Segment Start: Records for this exercise
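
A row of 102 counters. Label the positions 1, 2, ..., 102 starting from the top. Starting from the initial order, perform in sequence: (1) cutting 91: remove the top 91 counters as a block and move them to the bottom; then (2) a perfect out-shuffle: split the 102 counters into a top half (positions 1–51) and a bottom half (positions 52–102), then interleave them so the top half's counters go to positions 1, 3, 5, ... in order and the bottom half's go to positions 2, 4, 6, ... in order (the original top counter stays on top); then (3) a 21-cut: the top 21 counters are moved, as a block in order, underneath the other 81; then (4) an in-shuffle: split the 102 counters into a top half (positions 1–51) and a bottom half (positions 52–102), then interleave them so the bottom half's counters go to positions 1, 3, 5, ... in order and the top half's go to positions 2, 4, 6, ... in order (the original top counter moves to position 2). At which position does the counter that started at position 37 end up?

45

Track the counter from position 37 forward through each operation:
  after op 1 (cut 91): 37 → 48
  after op 2 (out-shuffle): 48 → 95
  after op 3 (cut 21): 95 → 74
  after op 4 (in-shuffle): 74 → 45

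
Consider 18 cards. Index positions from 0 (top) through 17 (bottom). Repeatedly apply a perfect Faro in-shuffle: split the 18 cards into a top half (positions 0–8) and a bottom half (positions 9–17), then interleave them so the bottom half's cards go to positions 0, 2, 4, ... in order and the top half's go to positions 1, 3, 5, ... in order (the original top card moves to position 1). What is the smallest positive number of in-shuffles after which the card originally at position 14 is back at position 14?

Follow position 14 under repeated in-shuffles:
14 → 10 → 2 → 5 → 11 → 4 → 9 → 0 → 1 → 3 → 7 → 15 → 12 → 6 → 13 → 8 → 17 → 16 → 14
It first returns after 18 in-shuffles.

18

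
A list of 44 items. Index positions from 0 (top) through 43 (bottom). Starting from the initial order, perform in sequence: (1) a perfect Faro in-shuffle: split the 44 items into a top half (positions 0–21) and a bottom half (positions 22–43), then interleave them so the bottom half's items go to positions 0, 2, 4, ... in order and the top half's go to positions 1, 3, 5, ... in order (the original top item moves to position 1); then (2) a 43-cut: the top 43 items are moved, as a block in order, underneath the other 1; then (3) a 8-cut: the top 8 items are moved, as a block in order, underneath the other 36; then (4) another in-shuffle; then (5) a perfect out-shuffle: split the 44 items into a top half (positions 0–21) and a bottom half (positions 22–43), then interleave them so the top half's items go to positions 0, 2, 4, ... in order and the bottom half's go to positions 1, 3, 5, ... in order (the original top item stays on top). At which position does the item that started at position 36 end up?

Track the item from position 36 forward through each operation:
  after op 1 (in-shuffle): 36 → 28
  after op 2 (cut 43): 28 → 29
  after op 3 (cut 8): 29 → 21
  after op 4 (in-shuffle): 21 → 43
  after op 5 (out-shuffle): 43 → 43

43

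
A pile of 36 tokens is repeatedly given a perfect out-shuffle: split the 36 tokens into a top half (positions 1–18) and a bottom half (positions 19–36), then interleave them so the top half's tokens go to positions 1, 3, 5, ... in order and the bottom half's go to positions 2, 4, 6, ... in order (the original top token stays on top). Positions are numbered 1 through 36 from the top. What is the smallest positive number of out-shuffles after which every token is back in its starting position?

12

The out-shuffle permutes the 36 positions with cycle lengths [1, 1, 3, 3, 4, 12, 12].
Every token is home exactly when every cycle has completed a whole number of laps, i.e. after lcm(1, 3, 4, 12) = 12 out-shuffles.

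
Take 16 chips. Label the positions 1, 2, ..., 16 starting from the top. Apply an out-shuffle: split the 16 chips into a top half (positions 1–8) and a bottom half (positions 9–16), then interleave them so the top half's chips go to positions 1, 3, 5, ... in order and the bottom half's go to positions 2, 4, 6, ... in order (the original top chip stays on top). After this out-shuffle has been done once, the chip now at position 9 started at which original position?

Work backwards from position 9, undoing one out-shuffle at a time:
9 ← 5
So the chip now at position 9 started at position 5.

5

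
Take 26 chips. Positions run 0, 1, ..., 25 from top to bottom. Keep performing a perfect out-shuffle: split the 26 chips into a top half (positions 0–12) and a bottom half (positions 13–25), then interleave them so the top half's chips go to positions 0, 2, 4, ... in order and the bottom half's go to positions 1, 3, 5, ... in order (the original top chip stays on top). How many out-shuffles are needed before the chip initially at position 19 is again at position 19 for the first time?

Follow position 19 under repeated out-shuffles:
19 → 13 → 1 → 2 → 4 → 8 → 16 → 7 → 14 → 3 → 6 → 12 → 24 → 23 → 21 → 17 → 9 → 18 → 11 → 22 → 19
It first returns after 20 out-shuffles.

20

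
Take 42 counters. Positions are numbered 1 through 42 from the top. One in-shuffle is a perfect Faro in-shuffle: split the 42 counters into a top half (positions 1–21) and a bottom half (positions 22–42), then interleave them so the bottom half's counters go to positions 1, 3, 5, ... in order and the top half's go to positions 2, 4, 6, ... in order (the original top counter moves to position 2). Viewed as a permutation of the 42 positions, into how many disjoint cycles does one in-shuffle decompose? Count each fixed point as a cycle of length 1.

3

Trace each unvisited position around until it returns:
(1 2 4 8 16 32 ... len 14) (3 6 12 24 5 10 ... len 14) (7 14 28 13 26 9 ... len 14)
3 cycles in total.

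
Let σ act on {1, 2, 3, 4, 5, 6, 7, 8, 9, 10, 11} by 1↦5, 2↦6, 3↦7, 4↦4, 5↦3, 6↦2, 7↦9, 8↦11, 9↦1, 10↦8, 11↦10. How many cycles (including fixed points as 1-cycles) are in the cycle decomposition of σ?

Cycle decomposition: (1 5 3 7 9) (2 6) (4) (8 11 10).
4 cycles.

4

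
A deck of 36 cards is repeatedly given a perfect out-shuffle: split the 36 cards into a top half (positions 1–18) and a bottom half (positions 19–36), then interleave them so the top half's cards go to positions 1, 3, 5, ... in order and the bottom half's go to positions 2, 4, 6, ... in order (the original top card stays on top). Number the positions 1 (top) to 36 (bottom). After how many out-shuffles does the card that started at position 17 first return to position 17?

Follow position 17 under repeated out-shuffles:
17 → 33 → 30 → 24 → 12 → 23 → 10 → 19 → 2 → 3 → 5 → 9 → 17
It first returns after 12 out-shuffles.

12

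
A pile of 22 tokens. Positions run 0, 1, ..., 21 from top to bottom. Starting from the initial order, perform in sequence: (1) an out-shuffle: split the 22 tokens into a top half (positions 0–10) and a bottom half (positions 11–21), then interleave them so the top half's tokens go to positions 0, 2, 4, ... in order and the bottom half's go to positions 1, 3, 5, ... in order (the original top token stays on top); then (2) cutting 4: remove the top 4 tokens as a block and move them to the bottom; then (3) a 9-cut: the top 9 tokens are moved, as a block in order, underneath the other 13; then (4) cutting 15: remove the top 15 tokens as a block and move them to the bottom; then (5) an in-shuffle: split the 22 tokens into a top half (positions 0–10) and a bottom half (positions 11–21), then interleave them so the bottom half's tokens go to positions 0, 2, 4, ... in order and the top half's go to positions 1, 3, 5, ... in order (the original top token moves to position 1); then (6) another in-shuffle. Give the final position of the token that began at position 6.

4

Track the token from position 6 forward through each operation:
  after op 1 (out-shuffle): 6 → 12
  after op 2 (cut 4): 12 → 8
  after op 3 (cut 9): 8 → 21
  after op 4 (cut 15): 21 → 6
  after op 5 (in-shuffle): 6 → 13
  after op 6 (in-shuffle): 13 → 4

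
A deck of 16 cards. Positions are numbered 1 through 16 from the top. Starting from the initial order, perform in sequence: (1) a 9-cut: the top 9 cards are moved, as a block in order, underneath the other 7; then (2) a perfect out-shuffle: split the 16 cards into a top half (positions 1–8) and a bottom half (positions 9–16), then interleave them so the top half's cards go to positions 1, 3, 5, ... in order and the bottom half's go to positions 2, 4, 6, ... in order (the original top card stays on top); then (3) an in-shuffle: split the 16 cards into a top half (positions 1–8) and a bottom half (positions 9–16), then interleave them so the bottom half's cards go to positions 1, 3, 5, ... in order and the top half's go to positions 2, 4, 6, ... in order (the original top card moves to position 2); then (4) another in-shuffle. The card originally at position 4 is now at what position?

7

Track the card from position 4 forward through each operation:
  after op 1 (cut 9): 4 → 11
  after op 2 (out-shuffle): 11 → 6
  after op 3 (in-shuffle): 6 → 12
  after op 4 (in-shuffle): 12 → 7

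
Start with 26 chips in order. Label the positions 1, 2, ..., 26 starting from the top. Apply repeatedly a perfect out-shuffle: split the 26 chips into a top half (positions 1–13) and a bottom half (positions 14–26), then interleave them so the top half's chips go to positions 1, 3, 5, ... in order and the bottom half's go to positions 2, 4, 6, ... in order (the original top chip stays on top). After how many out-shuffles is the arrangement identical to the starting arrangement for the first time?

20

The out-shuffle permutes the 26 positions with cycle lengths [1, 1, 4, 20].
Every chip is home exactly when every cycle has completed a whole number of laps, i.e. after lcm(1, 4, 20) = 20 out-shuffles.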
Segment End: Records for this exercise
Your goal -
In the entries, the line containing "Start with 26" and every line after it through the last are to be duplicated exactly, and no other line is to be included.

Solution to the exercise -
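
Start with 26 chips in order. Label the positions 1, 2, ..., 26 starting from the top. Apply repeatedly a perfect out-shuffle: split the 26 chips into a top half (positions 1–13) and a bottom half (positions 14–26), then interleave them so the top half's chips go to positions 1, 3, 5, ... in order and the bottom half's go to positions 2, 4, 6, ... in order (the original top chip stays on top). After how many out-shuffles is the arrangement identical to the starting arrangement for the first time?

20

The out-shuffle permutes the 26 positions with cycle lengths [1, 1, 4, 20].
Every chip is home exactly when every cycle has completed a whole number of laps, i.e. after lcm(1, 4, 20) = 20 out-shuffles.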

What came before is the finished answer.